> [Saved data entries]
• • • •
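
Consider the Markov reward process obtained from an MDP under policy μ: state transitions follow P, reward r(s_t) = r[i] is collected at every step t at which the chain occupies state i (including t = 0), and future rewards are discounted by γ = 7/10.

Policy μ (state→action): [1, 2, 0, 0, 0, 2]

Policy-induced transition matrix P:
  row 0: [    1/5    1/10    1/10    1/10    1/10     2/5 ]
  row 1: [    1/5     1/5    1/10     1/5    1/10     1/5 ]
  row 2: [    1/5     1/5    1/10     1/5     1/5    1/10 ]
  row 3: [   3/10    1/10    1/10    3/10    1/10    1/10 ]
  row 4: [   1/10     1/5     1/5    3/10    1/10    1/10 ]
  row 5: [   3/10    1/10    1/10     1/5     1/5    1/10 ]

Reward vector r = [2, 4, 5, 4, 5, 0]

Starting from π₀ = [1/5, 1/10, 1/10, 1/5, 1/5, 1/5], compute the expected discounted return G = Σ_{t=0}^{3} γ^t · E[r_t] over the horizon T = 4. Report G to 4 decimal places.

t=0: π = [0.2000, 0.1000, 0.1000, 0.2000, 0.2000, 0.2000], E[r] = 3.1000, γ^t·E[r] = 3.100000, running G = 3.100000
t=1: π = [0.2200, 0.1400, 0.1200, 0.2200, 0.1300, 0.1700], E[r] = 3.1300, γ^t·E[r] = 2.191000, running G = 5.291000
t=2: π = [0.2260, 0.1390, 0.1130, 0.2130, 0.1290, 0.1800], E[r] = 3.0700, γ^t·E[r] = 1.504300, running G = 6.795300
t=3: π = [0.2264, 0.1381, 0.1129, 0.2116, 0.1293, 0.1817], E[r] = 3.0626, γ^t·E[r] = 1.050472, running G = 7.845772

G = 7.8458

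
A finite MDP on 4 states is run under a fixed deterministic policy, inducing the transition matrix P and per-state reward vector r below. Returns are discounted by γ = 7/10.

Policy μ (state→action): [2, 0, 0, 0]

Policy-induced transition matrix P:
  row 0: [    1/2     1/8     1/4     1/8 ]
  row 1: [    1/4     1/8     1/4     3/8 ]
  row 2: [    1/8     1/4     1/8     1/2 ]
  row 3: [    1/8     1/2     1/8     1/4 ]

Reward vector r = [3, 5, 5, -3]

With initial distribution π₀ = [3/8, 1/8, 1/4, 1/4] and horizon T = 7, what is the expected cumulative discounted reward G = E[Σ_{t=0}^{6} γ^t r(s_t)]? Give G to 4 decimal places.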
• • • •
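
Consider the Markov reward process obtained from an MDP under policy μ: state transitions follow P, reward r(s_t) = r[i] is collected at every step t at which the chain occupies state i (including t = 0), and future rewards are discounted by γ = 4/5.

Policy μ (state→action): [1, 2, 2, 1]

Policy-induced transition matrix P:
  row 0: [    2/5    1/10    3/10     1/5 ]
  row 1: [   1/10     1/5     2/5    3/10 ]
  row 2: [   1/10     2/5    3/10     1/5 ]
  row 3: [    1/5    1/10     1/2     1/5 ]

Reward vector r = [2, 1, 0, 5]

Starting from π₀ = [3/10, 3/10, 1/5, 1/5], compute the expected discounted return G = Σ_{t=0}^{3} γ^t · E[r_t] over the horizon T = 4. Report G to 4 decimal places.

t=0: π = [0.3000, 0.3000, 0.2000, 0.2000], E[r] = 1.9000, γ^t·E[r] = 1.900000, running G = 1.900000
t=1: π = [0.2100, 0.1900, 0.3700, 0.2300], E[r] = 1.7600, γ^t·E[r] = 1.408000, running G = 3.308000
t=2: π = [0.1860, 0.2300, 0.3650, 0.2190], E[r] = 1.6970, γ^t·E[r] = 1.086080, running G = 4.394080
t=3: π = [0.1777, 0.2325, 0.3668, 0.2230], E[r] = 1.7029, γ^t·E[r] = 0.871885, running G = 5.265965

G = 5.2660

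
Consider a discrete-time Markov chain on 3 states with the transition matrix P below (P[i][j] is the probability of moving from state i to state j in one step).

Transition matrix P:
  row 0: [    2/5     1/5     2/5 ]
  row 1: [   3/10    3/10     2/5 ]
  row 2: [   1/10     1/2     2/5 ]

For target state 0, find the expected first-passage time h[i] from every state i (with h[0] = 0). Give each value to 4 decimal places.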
• • • •
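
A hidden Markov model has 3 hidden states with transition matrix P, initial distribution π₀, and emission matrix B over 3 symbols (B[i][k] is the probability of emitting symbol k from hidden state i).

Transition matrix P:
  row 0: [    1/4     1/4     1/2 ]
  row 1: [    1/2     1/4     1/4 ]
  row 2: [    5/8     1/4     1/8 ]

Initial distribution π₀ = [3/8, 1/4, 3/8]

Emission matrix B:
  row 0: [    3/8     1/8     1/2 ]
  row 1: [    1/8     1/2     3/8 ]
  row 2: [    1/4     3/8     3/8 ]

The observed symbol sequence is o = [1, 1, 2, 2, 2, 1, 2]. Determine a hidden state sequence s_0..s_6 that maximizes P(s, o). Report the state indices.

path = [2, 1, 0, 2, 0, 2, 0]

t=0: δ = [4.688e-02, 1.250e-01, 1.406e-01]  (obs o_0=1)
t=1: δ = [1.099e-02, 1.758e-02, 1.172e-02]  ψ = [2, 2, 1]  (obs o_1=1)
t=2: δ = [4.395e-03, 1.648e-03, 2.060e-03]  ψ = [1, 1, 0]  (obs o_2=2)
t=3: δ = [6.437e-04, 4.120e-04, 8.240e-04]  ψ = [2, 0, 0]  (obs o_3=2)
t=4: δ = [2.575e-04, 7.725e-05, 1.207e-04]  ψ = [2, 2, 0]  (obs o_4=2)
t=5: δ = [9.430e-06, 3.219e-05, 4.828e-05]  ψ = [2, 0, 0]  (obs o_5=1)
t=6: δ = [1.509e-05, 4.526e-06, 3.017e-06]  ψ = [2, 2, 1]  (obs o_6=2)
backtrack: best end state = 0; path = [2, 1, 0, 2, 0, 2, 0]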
• • • •
> [THE TASK]
In the data above, find the line that contains "Policy μ (state→action): [1, 2, 2, 1]" and the line that contains "For target state". Repeat exactly those lines and every line between them, and only those.

> [TASK SOLUTION]
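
Policy μ (state→action): [1, 2, 2, 1]

Policy-induced transition matrix P:
  row 0: [    2/5    1/10    3/10     1/5 ]
  row 1: [   1/10     1/5     2/5    3/10 ]
  row 2: [   1/10     2/5    3/10     1/5 ]
  row 3: [    1/5    1/10     1/2     1/5 ]

Reward vector r = [2, 1, 0, 5]

Starting from π₀ = [3/10, 3/10, 1/5, 1/5], compute the expected discounted return G = Σ_{t=0}^{3} γ^t · E[r_t] over the horizon T = 4. Report G to 4 decimal places.

t=0: π = [0.3000, 0.3000, 0.2000, 0.2000], E[r] = 1.9000, γ^t·E[r] = 1.900000, running G = 1.900000
t=1: π = [0.2100, 0.1900, 0.3700, 0.2300], E[r] = 1.7600, γ^t·E[r] = 1.408000, running G = 3.308000
t=2: π = [0.1860, 0.2300, 0.3650, 0.2190], E[r] = 1.6970, γ^t·E[r] = 1.086080, running G = 4.394080
t=3: π = [0.1777, 0.2325, 0.3668, 0.2230], E[r] = 1.7029, γ^t·E[r] = 0.871885, running G = 5.265965

G = 5.2660

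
Consider a discrete-time Markov chain on 3 states with the transition matrix P below (P[i][j] is the probability of moving from state i to state j in one step).

Transition matrix P:
  row 0: [    2/5     1/5     2/5 ]
  row 1: [   3/10    3/10     2/5 ]
  row 2: [   1/10     1/2     2/5 ]

For target state 0, find the expected first-passage time h[i] from every state i (with h[0] = 0). Give each value to 4 decimal places.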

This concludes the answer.